[WHAT YOU SHOULD DO] Report each line from the entries in which "this" can be found.

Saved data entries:
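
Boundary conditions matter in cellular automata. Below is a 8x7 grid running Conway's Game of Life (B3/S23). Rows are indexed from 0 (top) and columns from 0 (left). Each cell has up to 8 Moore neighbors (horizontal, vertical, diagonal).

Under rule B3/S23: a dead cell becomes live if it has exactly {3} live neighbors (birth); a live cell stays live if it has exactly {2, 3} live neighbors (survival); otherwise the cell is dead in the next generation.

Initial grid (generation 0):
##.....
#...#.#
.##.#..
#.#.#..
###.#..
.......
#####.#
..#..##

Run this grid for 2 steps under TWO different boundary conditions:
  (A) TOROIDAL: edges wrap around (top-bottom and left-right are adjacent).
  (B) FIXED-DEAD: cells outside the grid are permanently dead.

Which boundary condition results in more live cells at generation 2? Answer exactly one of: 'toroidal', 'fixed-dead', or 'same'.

Under TOROIDAL boundary, generation 2:
..##..#
#######
###....
#...##.
##.#...
....#..
###....
....###
Population = 26

Under FIXED-DEAD boundary, generation 2:
###....
#.###..
#.#....
#...##.
.#.#...
....##.
.##...#
.##.#.#
Population = 23

Comparison: toroidal=26, fixed-dead=23 -> toroidal

Answer: toroidal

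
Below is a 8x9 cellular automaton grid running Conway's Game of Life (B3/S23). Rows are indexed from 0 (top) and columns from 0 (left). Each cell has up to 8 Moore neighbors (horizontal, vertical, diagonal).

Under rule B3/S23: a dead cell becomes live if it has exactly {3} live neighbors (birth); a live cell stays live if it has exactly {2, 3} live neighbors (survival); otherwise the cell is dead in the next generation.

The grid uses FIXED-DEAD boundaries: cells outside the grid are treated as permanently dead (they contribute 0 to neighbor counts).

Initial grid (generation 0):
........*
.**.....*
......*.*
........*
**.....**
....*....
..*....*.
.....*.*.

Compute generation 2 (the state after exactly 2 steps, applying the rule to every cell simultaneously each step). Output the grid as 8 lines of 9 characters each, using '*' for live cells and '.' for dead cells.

Simulating step by step:
Generation 0 (given above): 16 live cells
Generation 1: 10 live cells
.........
........*
........*
........*
.......**
.*.....**
......*..
......*..
Generation 2: 6 live cells
(generation 2 grid is the final answer)

Answer: .........
.........
.......**
........*
.........
......*.*
......*..
.........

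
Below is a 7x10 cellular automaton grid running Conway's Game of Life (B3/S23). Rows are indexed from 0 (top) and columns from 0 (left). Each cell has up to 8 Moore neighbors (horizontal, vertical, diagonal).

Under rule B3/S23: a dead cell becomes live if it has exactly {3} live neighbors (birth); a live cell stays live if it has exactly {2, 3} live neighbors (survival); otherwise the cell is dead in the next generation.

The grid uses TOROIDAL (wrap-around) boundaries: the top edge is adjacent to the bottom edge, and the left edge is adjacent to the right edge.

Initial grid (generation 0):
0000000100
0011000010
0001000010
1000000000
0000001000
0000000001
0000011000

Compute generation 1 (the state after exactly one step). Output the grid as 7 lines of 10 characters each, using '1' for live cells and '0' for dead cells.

Answer: 0000001100
0011000110
0011000001
0000000000
0000000000
0000011000
0000001000

Derivation:
Simulating step by step:
Generation 0 (given above): 11 live cells
Generation 1: 12 live cells
(generation 1 grid is the final answer)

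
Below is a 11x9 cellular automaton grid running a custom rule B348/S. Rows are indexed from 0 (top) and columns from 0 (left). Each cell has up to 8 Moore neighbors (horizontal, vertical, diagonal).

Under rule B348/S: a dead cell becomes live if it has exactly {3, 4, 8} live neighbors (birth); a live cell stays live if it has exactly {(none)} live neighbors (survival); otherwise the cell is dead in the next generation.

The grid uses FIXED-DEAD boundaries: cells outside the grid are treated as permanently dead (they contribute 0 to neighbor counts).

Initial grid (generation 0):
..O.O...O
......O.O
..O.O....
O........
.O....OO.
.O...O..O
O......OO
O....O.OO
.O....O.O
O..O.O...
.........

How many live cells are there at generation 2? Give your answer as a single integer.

Simulating step by step:
Generation 0 (given above): 27 live cells
Generation 1: 16 live cells
.......O.
...O.O.O.
.........
.O.......
O........
O.....O..
.O....O..
.O....O..
O...OO.O.
.........
.........
Generation 2: 11 live cells
......O..
......O..
.........
.........
.O.......
.O.......
O....O.O.
O....O.O.
......O..
.........
.........
Population at generation 2: 11

Answer: 11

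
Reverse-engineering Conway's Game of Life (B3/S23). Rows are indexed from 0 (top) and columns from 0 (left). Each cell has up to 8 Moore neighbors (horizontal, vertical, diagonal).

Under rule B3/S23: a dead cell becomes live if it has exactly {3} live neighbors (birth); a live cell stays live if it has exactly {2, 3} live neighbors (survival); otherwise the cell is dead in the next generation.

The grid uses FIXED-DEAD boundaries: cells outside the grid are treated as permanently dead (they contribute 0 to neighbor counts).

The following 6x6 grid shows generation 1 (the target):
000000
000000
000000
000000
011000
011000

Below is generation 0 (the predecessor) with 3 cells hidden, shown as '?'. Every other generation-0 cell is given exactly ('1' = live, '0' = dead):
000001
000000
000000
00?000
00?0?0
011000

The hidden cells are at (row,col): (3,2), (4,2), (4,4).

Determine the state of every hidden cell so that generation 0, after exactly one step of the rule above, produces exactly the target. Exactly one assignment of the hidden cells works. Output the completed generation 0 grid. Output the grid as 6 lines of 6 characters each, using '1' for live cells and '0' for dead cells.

Answer: 000001
000000
000000
000000
001000
011000

Derivation:
Hidden generation-0 cells (in order): (3,2), (4,2), (4,4).
A hidden cell only influences target cells in its own 3x3 neighborhood. Try each of the 2^3 = 8 assignments, step the completed generation 0 forward once under B3/S23, and compare with the target:
  (3,2)=0 (4,2)=0 (4,4)=0 -> step gives (4,1)='0' but target has '1' -> reject
  (3,2)=0 (4,2)=0 (4,4)=1 -> step gives (4,1)='0' but target has '1' -> reject
  (3,2)=0 (4,2)=1 (4,4)=0 -> step reproduces the target at every cell -> ACCEPT
  (3,2)=0 (4,2)=1 (4,4)=1 -> step gives (4,3)='1' but target has '0' -> reject
  (3,2)=1 (4,2)=0 (4,4)=0 -> step gives (5,1)='0' but target has '1' -> reject
  (3,2)=1 (4,2)=0 (4,4)=1 -> step gives (4,3)='1' but target has '0' -> reject
  (3,2)=1 (4,2)=1 (4,4)=0 -> step gives (4,1)='0' but target has '1' -> reject
  (3,2)=1 (4,2)=1 (4,4)=1 -> step gives (3,3)='1' but target has '0' -> reject
Unique solution: (3,2)=dead, (4,2)=live, (4,4)=dead.
Check: live-neighbor counts of every cell in the completed generation 0:
000010
000011
000000
011100
132200
122200
Applying B3/S23 to generation 0 with these counts gives:
000000
000000
000000
000000
011000
011000
which matches the target exactly.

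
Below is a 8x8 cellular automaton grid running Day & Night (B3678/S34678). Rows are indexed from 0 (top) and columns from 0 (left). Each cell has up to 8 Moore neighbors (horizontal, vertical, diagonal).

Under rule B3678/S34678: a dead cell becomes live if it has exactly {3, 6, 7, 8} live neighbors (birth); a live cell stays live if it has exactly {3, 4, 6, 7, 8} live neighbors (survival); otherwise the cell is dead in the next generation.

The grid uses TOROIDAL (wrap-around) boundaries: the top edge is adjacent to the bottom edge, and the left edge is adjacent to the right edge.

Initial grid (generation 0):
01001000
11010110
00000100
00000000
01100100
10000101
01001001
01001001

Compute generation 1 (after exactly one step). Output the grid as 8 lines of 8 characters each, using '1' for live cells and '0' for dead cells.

Answer: 01011011
00100100
00001010
00000000
10000010
10101000
10000101
00110100

Derivation:
Simulating step by step:
Generation 0 (given above): 20 live cells
Generation 1: 20 live cells
(generation 1 grid is the final answer)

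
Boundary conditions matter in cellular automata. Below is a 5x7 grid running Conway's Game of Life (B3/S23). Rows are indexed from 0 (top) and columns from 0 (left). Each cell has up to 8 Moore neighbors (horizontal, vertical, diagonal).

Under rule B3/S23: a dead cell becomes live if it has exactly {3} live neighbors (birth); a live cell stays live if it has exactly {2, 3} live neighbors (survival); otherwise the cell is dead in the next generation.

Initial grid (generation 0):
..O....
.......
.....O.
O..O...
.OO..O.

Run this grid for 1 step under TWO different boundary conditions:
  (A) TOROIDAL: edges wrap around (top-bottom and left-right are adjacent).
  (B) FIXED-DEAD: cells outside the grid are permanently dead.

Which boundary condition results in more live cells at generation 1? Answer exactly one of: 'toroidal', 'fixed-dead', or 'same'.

Answer: toroidal

Derivation:
Under TOROIDAL boundary, generation 1:
.OO....
.......
.......
.OO.O.O
.OOO...
Population = 9

Under FIXED-DEAD boundary, generation 1:
.......
.......
.......
.OO.O..
.OO....
Population = 5

Comparison: toroidal=9, fixed-dead=5 -> toroidal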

[WORKED SOLUTION]
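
Run this grid for 2 steps under TWO different boundary conditions:
Run this grid for 1 step under TWO different boundary conditions: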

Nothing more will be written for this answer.